Stored items:
....

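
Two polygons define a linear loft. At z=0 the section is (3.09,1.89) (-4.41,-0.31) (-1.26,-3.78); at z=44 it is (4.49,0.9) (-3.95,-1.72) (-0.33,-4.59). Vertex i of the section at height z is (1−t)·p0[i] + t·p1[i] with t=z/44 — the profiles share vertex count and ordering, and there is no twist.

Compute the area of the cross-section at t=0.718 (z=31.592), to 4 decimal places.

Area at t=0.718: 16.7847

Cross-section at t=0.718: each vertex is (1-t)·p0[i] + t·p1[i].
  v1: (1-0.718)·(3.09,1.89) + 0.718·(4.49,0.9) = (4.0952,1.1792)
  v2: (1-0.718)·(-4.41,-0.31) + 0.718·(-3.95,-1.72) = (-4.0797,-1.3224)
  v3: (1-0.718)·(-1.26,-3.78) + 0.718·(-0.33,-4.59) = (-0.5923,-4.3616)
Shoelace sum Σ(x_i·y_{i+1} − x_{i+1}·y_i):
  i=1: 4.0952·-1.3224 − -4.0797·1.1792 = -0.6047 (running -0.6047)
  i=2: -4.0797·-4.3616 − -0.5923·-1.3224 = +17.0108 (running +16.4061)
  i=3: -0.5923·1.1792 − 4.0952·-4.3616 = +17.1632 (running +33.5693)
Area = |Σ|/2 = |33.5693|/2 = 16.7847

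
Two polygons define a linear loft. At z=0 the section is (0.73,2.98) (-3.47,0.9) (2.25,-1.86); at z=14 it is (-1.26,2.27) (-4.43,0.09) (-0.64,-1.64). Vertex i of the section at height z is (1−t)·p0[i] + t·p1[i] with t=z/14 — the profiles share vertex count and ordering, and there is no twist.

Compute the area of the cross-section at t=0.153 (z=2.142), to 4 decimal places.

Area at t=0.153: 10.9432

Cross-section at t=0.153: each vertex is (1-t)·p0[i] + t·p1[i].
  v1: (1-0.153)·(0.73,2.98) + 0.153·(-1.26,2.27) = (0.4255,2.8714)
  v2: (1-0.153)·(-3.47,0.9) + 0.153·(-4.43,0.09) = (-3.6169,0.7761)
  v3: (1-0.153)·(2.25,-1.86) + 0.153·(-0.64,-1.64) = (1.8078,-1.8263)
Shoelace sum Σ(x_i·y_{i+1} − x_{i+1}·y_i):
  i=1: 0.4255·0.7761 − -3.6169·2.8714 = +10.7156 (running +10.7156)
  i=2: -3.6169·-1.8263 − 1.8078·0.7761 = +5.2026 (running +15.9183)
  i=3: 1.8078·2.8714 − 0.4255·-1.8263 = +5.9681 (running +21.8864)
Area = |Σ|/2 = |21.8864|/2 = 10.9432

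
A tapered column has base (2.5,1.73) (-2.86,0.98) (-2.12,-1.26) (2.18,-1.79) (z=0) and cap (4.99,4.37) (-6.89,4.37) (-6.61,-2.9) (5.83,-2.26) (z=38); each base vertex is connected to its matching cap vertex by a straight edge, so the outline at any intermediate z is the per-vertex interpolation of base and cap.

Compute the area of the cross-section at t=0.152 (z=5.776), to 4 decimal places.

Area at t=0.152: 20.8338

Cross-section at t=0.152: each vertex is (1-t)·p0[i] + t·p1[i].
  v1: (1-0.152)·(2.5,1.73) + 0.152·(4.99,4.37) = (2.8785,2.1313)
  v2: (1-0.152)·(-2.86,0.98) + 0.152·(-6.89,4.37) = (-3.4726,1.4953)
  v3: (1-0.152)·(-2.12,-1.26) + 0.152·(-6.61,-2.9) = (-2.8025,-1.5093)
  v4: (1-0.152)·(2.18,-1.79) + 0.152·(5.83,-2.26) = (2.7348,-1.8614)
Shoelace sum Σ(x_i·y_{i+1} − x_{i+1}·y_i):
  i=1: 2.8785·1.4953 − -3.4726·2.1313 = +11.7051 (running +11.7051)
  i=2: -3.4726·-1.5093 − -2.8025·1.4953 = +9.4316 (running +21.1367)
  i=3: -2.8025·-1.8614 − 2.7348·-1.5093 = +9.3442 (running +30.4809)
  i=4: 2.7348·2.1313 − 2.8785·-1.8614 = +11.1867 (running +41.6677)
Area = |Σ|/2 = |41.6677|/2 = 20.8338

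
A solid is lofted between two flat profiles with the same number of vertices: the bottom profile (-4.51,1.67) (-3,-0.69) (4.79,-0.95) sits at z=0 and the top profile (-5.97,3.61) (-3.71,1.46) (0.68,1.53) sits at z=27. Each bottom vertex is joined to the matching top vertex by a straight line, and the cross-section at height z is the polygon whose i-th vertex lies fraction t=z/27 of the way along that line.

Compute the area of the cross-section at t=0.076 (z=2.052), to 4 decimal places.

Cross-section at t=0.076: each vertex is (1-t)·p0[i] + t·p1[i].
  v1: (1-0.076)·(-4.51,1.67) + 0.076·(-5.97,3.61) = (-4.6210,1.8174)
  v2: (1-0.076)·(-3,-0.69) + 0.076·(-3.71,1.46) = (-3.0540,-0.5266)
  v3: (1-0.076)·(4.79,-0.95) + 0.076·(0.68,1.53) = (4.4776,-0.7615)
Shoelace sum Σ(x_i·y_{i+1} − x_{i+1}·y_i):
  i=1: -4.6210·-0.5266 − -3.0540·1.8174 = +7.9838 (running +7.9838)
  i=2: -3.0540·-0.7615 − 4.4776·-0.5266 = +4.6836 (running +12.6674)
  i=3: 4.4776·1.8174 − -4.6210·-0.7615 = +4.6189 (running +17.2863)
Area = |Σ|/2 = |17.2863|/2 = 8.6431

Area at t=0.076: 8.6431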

....

All of the data is to be written out again, word for word.

__OUTPUT BELOW__
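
Two polygons define a linear loft. At z=0 the section is (3.09,1.89) (-4.41,-0.31) (-1.26,-3.78); at z=44 it is (4.49,0.9) (-3.95,-1.72) (-0.33,-4.59). Vertex i of the section at height z is (1−t)·p0[i] + t·p1[i] with t=z/44 — the profiles share vertex count and ordering, and there is no twist.

Compute the area of the cross-section at t=0.718 (z=31.592), to 4 decimal places.

Area at t=0.718: 16.7847

Cross-section at t=0.718: each vertex is (1-t)·p0[i] + t·p1[i].
  v1: (1-0.718)·(3.09,1.89) + 0.718·(4.49,0.9) = (4.0952,1.1792)
  v2: (1-0.718)·(-4.41,-0.31) + 0.718·(-3.95,-1.72) = (-4.0797,-1.3224)
  v3: (1-0.718)·(-1.26,-3.78) + 0.718·(-0.33,-4.59) = (-0.5923,-4.3616)
Shoelace sum Σ(x_i·y_{i+1} − x_{i+1}·y_i):
  i=1: 4.0952·-1.3224 − -4.0797·1.1792 = -0.6047 (running -0.6047)
  i=2: -4.0797·-4.3616 − -0.5923·-1.3224 = +17.0108 (running +16.4061)
  i=3: -0.5923·1.1792 − 4.0952·-4.3616 = +17.1632 (running +33.5693)
Area = |Σ|/2 = |33.5693|/2 = 16.7847

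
Two polygons define a linear loft. At z=0 the section is (0.73,2.98) (-3.47,0.9) (2.25,-1.86); at z=14 it is (-1.26,2.27) (-4.43,0.09) (-0.64,-1.64). Vertex i of the section at height z is (1−t)·p0[i] + t·p1[i] with t=z/14 — the profiles share vertex count and ordering, and there is no twist.

Compute the area of the cross-section at t=0.153 (z=2.142), to 4 decimal places.

Area at t=0.153: 10.9432

Cross-section at t=0.153: each vertex is (1-t)·p0[i] + t·p1[i].
  v1: (1-0.153)·(0.73,2.98) + 0.153·(-1.26,2.27) = (0.4255,2.8714)
  v2: (1-0.153)·(-3.47,0.9) + 0.153·(-4.43,0.09) = (-3.6169,0.7761)
  v3: (1-0.153)·(2.25,-1.86) + 0.153·(-0.64,-1.64) = (1.8078,-1.8263)
Shoelace sum Σ(x_i·y_{i+1} − x_{i+1}·y_i):
  i=1: 0.4255·0.7761 − -3.6169·2.8714 = +10.7156 (running +10.7156)
  i=2: -3.6169·-1.8263 − 1.8078·0.7761 = +5.2026 (running +15.9183)
  i=3: 1.8078·2.8714 − 0.4255·-1.8263 = +5.9681 (running +21.8864)
Area = |Σ|/2 = |21.8864|/2 = 10.9432

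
A tapered column has base (2.5,1.73) (-2.86,0.98) (-2.12,-1.26) (2.18,-1.79) (z=0) and cap (4.99,4.37) (-6.89,4.37) (-6.61,-2.9) (5.83,-2.26) (z=38); each base vertex is connected to its matching cap vertex by a straight edge, so the outline at any intermediate z is the per-vertex interpolation of base and cap.

Compute the area of the cross-section at t=0.152 (z=5.776), to 4 decimal places.

Area at t=0.152: 20.8338

Cross-section at t=0.152: each vertex is (1-t)·p0[i] + t·p1[i].
  v1: (1-0.152)·(2.5,1.73) + 0.152·(4.99,4.37) = (2.8785,2.1313)
  v2: (1-0.152)·(-2.86,0.98) + 0.152·(-6.89,4.37) = (-3.4726,1.4953)
  v3: (1-0.152)·(-2.12,-1.26) + 0.152·(-6.61,-2.9) = (-2.8025,-1.5093)
  v4: (1-0.152)·(2.18,-1.79) + 0.152·(5.83,-2.26) = (2.7348,-1.8614)
Shoelace sum Σ(x_i·y_{i+1} − x_{i+1}·y_i):
  i=1: 2.8785·1.4953 − -3.4726·2.1313 = +11.7051 (running +11.7051)
  i=2: -3.4726·-1.5093 − -2.8025·1.4953 = +9.4316 (running +21.1367)
  i=3: -2.8025·-1.8614 − 2.7348·-1.5093 = +9.3442 (running +30.4809)
  i=4: 2.7348·2.1313 − 2.8785·-1.8614 = +11.1867 (running +41.6677)
Area = |Σ|/2 = |41.6677|/2 = 20.8338

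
A solid is lofted between two flat profiles with the same number of vertices: the bottom profile (-4.51,1.67) (-3,-0.69) (4.79,-0.95) sits at z=0 and the top profile (-5.97,3.61) (-3.71,1.46) (0.68,1.53) sits at z=27. Each bottom vertex is joined to the matching top vertex by a straight line, and the cross-section at height z is the polygon whose i-th vertex lies fraction t=z/27 of the way along that line.

Compute the area of the cross-section at t=0.076 (z=2.052), to 4 decimal places.

Cross-section at t=0.076: each vertex is (1-t)·p0[i] + t·p1[i].
  v1: (1-0.076)·(-4.51,1.67) + 0.076·(-5.97,3.61) = (-4.6210,1.8174)
  v2: (1-0.076)·(-3,-0.69) + 0.076·(-3.71,1.46) = (-3.0540,-0.5266)
  v3: (1-0.076)·(4.79,-0.95) + 0.076·(0.68,1.53) = (4.4776,-0.7615)
Shoelace sum Σ(x_i·y_{i+1} − x_{i+1}·y_i):
  i=1: -4.6210·-0.5266 − -3.0540·1.8174 = +7.9838 (running +7.9838)
  i=2: -3.0540·-0.7615 − 4.4776·-0.5266 = +4.6836 (running +12.6674)
  i=3: 4.4776·1.8174 − -4.6210·-0.7615 = +4.6189 (running +17.2863)
Area = |Σ|/2 = |17.2863|/2 = 8.6431

Area at t=0.076: 8.6431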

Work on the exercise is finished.